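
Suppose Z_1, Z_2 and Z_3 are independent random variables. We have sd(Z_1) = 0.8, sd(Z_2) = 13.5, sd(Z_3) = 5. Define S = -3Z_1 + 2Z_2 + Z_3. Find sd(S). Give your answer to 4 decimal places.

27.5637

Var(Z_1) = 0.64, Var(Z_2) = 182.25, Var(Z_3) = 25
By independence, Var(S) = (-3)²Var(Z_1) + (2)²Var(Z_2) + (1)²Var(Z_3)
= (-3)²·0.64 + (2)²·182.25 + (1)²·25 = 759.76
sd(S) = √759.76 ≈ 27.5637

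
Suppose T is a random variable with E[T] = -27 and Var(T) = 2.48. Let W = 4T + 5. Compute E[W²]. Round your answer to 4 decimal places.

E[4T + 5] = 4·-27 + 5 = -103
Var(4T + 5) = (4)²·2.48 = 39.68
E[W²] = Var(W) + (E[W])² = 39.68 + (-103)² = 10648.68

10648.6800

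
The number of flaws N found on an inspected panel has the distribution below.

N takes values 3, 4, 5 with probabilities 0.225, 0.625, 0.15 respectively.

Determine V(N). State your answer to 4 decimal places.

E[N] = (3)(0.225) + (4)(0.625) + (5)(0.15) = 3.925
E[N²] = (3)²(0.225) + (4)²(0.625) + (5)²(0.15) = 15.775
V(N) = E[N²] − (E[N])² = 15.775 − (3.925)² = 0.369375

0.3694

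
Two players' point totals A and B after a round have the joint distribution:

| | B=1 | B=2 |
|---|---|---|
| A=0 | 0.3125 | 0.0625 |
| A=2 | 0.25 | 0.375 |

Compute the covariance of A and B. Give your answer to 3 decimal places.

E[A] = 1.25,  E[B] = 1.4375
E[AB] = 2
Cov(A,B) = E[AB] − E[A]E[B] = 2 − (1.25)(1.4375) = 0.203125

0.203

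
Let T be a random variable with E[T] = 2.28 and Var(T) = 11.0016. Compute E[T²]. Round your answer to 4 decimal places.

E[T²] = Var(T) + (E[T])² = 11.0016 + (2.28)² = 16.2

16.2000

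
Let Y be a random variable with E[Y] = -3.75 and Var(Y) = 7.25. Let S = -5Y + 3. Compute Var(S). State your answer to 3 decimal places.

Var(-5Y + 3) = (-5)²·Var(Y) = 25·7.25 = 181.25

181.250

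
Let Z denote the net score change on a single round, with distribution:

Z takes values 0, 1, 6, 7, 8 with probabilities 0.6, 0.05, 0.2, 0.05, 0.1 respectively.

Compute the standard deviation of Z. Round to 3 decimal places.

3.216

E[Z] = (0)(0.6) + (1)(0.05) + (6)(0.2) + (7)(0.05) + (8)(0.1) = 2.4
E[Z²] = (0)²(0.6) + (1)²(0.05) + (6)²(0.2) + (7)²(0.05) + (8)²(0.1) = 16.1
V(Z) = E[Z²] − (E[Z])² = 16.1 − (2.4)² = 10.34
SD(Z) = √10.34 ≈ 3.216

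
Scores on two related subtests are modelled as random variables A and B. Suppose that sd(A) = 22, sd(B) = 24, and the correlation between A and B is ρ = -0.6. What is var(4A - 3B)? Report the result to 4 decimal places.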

____

WORK REQUEST: Each entry above is to be returned exactly as given.

ANSWER SECTION:
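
Suppose Z_1, Z_2 and Z_3 are independent random variables. We have sd(Z_1) = 0.8, sd(Z_2) = 13.5, sd(Z_3) = 5. Define S = -3Z_1 + 2Z_2 + Z_3. Find sd(S). Give your answer to 4 decimal places.

27.5637

Var(Z_1) = 0.64, Var(Z_2) = 182.25, Var(Z_3) = 25
By independence, Var(S) = (-3)²Var(Z_1) + (2)²Var(Z_2) + (1)²Var(Z_3)
= (-3)²·0.64 + (2)²·182.25 + (1)²·25 = 759.76
sd(S) = √759.76 ≈ 27.5637

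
Suppose T is a random variable with E[T] = -27 and Var(T) = 2.48. Let W = 4T + 5. Compute E[W²]. Round your answer to 4 decimal places.

E[4T + 5] = 4·-27 + 5 = -103
Var(4T + 5) = (4)²·2.48 = 39.68
E[W²] = Var(W) + (E[W])² = 39.68 + (-103)² = 10648.68

10648.6800

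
The number of flaws N found on an inspected panel has the distribution below.

N takes values 3, 4, 5 with probabilities 0.225, 0.625, 0.15 respectively.

Determine V(N). State your answer to 4 decimal places.

E[N] = (3)(0.225) + (4)(0.625) + (5)(0.15) = 3.925
E[N²] = (3)²(0.225) + (4)²(0.625) + (5)²(0.15) = 15.775
V(N) = E[N²] − (E[N])² = 15.775 − (3.925)² = 0.369375

0.3694

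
Two players' point totals A and B after a round have the joint distribution:

| | B=1 | B=2 |
|---|---|---|
| A=0 | 0.3125 | 0.0625 |
| A=2 | 0.25 | 0.375 |

Compute the covariance of A and B. Give your answer to 3 decimal places.

E[A] = 1.25,  E[B] = 1.4375
E[AB] = 2
Cov(A,B) = E[AB] − E[A]E[B] = 2 − (1.25)(1.4375) = 0.203125

0.203

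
Let T be a random variable with E[T] = 2.28 and Var(T) = 11.0016. Compute E[T²]. Round your answer to 4 decimal places.

E[T²] = Var(T) + (E[T])² = 11.0016 + (2.28)² = 16.2

16.2000

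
Let Y be a random variable with E[Y] = -3.75 and Var(Y) = 7.25. Let S = -5Y + 3. Compute Var(S). State your answer to 3 decimal places.

Var(-5Y + 3) = (-5)²·Var(Y) = 25·7.25 = 181.25

181.250

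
Let Z denote the net score change on a single round, with distribution:

Z takes values 0, 1, 6, 7, 8 with probabilities 0.6, 0.05, 0.2, 0.05, 0.1 respectively.

Compute the standard deviation of Z. Round to 3 decimal places.

3.216

E[Z] = (0)(0.6) + (1)(0.05) + (6)(0.2) + (7)(0.05) + (8)(0.1) = 2.4
E[Z²] = (0)²(0.6) + (1)²(0.05) + (6)²(0.2) + (7)²(0.05) + (8)²(0.1) = 16.1
V(Z) = E[Z²] − (E[Z])² = 16.1 − (2.4)² = 10.34
SD(Z) = √10.34 ≈ 3.216

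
Scores on two related subtests are modelled as random variables A and B. Suppose that sd(A) = 22, sd(B) = 24, and the correlation between A and B is ρ = -0.6. What is var(4A - 3B)? Report the result to 4 decimal places.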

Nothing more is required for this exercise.